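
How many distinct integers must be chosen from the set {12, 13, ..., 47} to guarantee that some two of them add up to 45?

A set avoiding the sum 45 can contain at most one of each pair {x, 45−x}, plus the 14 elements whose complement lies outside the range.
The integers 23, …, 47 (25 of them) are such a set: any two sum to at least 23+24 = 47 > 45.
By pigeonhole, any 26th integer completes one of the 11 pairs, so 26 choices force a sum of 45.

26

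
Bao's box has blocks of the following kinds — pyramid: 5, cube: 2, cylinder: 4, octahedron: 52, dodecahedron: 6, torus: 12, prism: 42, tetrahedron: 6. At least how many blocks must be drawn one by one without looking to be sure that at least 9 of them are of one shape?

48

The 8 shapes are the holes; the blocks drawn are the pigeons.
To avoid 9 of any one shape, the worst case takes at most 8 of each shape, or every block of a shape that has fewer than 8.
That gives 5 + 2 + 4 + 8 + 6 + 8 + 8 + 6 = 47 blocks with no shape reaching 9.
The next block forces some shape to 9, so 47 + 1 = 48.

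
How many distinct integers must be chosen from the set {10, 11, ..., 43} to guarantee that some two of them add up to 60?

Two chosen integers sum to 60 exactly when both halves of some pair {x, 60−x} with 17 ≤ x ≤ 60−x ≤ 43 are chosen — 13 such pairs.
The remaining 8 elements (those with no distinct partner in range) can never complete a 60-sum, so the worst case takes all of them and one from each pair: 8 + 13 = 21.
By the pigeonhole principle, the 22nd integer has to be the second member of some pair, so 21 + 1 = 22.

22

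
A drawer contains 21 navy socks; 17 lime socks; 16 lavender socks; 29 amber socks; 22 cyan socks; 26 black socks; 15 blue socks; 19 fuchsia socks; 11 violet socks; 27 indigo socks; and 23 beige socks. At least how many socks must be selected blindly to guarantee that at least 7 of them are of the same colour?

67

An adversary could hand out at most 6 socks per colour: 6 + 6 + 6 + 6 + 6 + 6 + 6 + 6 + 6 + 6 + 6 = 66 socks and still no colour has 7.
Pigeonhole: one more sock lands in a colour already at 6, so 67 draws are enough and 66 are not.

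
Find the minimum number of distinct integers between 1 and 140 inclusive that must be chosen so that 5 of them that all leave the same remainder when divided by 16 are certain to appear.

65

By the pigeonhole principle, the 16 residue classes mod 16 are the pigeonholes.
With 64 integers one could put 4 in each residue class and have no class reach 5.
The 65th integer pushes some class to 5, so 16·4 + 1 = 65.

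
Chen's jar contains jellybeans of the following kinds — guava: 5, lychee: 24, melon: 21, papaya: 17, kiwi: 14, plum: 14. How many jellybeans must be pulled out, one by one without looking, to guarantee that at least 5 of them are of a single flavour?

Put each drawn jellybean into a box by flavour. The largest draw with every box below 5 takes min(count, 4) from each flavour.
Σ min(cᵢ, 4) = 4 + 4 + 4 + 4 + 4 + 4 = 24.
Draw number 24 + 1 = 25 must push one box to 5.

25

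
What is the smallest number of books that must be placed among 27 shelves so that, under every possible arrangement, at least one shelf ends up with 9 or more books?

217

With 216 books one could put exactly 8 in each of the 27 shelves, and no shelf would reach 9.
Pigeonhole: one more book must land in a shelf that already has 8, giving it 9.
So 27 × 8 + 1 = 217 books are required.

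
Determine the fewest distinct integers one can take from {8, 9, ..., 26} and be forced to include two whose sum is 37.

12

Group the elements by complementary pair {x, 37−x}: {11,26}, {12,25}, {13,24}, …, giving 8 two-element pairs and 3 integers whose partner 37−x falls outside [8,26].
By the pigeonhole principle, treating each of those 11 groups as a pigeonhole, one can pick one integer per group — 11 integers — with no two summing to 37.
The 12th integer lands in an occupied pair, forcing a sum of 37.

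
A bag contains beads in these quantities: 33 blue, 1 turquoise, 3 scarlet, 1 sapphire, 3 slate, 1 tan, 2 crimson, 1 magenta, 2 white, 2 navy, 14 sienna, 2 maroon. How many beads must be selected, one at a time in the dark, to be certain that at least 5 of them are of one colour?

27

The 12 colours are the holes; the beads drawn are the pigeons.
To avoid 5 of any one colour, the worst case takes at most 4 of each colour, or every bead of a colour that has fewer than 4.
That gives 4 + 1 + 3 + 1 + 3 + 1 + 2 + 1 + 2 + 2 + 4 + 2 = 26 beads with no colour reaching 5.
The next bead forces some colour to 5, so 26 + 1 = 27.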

## TASK BRIEF
Retype the complete listing verbatim.

## PROBLEM SOLUTION
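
How many distinct integers must be chosen from the set {12, 13, ..., 47} to guarantee that some two of them add up to 45?

A set avoiding the sum 45 can contain at most one of each pair {x, 45−x}, plus the 14 elements whose complement lies outside the range.
The integers 23, …, 47 (25 of them) are such a set: any two sum to at least 23+24 = 47 > 45.
By pigeonhole, any 26th integer completes one of the 11 pairs, so 26 choices force a sum of 45.

26

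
Bao's box has blocks of the following kinds — pyramid: 5, cube: 2, cylinder: 4, octahedron: 52, dodecahedron: 6, torus: 12, prism: 42, tetrahedron: 6. At least how many blocks must be drawn one by one without looking to be sure that at least 9 of them are of one shape?

48

The 8 shapes are the holes; the blocks drawn are the pigeons.
To avoid 9 of any one shape, the worst case takes at most 8 of each shape, or every block of a shape that has fewer than 8.
That gives 5 + 2 + 4 + 8 + 6 + 8 + 8 + 6 = 47 blocks with no shape reaching 9.
The next block forces some shape to 9, so 47 + 1 = 48.

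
How many distinct integers must be chosen from the set {10, 11, ..., 43} to guarantee that some two of them add up to 60?

Two chosen integers sum to 60 exactly when both halves of some pair {x, 60−x} with 17 ≤ x ≤ 60−x ≤ 43 are chosen — 13 such pairs.
The remaining 8 elements (those with no distinct partner in range) can never complete a 60-sum, so the worst case takes all of them and one from each pair: 8 + 13 = 21.
By the pigeonhole principle, the 22nd integer has to be the second member of some pair, so 21 + 1 = 22.

22

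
A drawer contains 21 navy socks; 17 lime socks; 16 lavender socks; 29 amber socks; 22 cyan socks; 26 black socks; 15 blue socks; 19 fuchsia socks; 11 violet socks; 27 indigo socks; and 23 beige socks. At least how many socks must be selected blindly to guarantee that at least 7 of them are of the same colour?

67

An adversary could hand out at most 6 socks per colour: 6 + 6 + 6 + 6 + 6 + 6 + 6 + 6 + 6 + 6 + 6 = 66 socks and still no colour has 7.
Pigeonhole: one more sock lands in a colour already at 6, so 67 draws are enough and 66 are not.

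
Find the minimum number of distinct integers between 1 and 140 inclusive that must be chosen so that 5 of them that all leave the same remainder when divided by 16 are certain to appear.

65

By the pigeonhole principle, the 16 residue classes mod 16 are the pigeonholes.
With 64 integers one could put 4 in each residue class and have no class reach 5.
The 65th integer pushes some class to 5, so 16·4 + 1 = 65.

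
Chen's jar contains jellybeans of the following kinds — guava: 5, lychee: 24, melon: 21, papaya: 17, kiwi: 14, plum: 14. How many jellybeans must be pulled out, one by one without looking, to guarantee that at least 5 of them are of a single flavour?

Put each drawn jellybean into a box by flavour. The largest draw with every box below 5 takes min(count, 4) from each flavour.
Σ min(cᵢ, 4) = 4 + 4 + 4 + 4 + 4 + 4 = 24.
Draw number 24 + 1 = 25 must push one box to 5.

25

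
What is the smallest number of books that must be placed among 27 shelves so that, under every possible arrangement, at least one shelf ends up with 9 or more books?

217

With 216 books one could put exactly 8 in each of the 27 shelves, and no shelf would reach 9.
Pigeonhole: one more book must land in a shelf that already has 8, giving it 9.
So 27 × 8 + 1 = 217 books are required.

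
Determine the fewest distinct integers one can take from {8, 9, ..., 26} and be forced to include two whose sum is 37.

12

Group the elements by complementary pair {x, 37−x}: {11,26}, {12,25}, {13,24}, …, giving 8 two-element pairs and 3 integers whose partner 37−x falls outside [8,26].
By the pigeonhole principle, treating each of those 11 groups as a pigeonhole, one can pick one integer per group — 11 integers — with no two summing to 37.
The 12th integer lands in an occupied pair, forcing a sum of 37.

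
A bag contains beads in these quantities: 33 blue, 1 turquoise, 3 scarlet, 1 sapphire, 3 slate, 1 tan, 2 crimson, 1 magenta, 2 white, 2 navy, 14 sienna, 2 maroon. How many beads must be selected, one at a time in the dark, to be certain that at least 5 of them are of one colour?

27

The 12 colours are the holes; the beads drawn are the pigeons.
To avoid 5 of any one colour, the worst case takes at most 4 of each colour, or every bead of a colour that has fewer than 4.
That gives 4 + 1 + 3 + 1 + 3 + 1 + 2 + 1 + 2 + 2 + 4 + 2 = 26 beads with no colour reaching 5.
The next bead forces some colour to 5, so 26 + 1 = 27.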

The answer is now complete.